<<<<

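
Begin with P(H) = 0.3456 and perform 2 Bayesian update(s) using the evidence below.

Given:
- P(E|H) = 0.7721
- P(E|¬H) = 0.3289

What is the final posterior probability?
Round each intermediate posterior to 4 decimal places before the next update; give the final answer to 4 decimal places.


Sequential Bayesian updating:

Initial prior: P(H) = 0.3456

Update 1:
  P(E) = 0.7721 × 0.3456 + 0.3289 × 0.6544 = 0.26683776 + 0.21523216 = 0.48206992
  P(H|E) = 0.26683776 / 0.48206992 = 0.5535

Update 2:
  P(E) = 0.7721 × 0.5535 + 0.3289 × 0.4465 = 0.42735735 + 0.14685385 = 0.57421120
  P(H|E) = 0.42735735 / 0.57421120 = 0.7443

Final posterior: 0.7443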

>>>>
<<<<

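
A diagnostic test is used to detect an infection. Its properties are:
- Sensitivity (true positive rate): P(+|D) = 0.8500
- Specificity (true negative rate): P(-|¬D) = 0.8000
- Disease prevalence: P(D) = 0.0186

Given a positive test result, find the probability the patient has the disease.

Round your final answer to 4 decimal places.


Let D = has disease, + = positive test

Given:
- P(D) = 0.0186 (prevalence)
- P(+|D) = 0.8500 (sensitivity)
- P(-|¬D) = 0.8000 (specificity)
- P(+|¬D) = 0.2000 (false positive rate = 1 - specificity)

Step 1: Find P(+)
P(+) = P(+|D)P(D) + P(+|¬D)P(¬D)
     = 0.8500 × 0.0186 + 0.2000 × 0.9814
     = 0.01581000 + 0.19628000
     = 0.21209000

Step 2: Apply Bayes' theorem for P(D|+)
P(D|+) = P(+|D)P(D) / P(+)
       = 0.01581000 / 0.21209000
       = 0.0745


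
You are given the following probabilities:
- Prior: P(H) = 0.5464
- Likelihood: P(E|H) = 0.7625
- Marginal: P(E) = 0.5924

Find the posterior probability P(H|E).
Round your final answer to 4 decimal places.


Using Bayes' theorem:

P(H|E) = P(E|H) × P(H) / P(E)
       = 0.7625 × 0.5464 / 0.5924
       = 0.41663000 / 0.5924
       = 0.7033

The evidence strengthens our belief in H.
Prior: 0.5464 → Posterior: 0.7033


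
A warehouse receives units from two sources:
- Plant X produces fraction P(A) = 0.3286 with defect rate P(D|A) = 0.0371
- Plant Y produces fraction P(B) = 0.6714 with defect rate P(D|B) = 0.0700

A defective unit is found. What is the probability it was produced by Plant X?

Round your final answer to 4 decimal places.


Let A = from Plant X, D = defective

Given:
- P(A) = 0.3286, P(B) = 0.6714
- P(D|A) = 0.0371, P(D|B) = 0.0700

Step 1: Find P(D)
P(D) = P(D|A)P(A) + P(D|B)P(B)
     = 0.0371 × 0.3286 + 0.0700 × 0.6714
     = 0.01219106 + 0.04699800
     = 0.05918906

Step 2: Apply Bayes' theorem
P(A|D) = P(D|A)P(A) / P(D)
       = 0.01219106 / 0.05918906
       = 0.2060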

>>>>
<<<<

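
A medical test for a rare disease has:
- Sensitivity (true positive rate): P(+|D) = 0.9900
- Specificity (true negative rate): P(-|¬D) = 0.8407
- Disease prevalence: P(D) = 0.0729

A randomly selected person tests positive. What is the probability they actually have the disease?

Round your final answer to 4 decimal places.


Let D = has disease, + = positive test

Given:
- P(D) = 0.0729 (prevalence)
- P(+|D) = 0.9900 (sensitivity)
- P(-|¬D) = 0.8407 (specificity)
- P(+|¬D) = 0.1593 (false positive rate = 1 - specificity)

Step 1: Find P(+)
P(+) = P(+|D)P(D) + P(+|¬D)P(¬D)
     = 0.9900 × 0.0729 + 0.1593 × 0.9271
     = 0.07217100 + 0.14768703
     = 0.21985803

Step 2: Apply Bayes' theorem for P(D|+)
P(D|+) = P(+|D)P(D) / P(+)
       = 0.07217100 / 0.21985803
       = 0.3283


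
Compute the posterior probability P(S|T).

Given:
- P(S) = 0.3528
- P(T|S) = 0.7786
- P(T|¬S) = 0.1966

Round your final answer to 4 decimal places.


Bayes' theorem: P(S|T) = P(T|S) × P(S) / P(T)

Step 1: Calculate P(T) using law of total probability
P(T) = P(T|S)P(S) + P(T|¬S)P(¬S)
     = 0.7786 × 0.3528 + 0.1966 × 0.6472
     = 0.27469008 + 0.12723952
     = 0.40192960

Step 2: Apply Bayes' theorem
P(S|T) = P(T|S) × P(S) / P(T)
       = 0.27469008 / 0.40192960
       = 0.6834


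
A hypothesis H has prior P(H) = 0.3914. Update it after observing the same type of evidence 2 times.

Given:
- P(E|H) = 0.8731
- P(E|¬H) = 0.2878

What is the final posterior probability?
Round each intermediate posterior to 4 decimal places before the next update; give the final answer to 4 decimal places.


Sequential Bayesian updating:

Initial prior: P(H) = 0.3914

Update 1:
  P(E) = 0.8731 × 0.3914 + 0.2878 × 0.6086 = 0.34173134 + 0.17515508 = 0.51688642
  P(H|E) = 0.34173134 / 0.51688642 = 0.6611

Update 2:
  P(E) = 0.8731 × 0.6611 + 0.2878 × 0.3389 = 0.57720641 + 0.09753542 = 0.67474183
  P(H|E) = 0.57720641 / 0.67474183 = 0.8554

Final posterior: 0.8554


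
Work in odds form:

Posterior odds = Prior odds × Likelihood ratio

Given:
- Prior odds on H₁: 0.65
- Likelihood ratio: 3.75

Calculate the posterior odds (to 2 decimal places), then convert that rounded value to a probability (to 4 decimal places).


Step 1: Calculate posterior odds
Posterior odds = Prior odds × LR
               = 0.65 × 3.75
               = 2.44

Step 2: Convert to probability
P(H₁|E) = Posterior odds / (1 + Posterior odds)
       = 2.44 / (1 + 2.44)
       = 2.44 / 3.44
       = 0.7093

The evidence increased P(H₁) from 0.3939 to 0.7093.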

>>>>

# Description of the task
Throughout the data above, copy all lines where the word "produces" is found.

# Response below
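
- Plant X produces fraction P(A) = 0.3286 with defect rate P(D|A) = 0.0371
- Plant Y produces fraction P(B) = 0.6714 with defect rate P(D|B) = 0.0700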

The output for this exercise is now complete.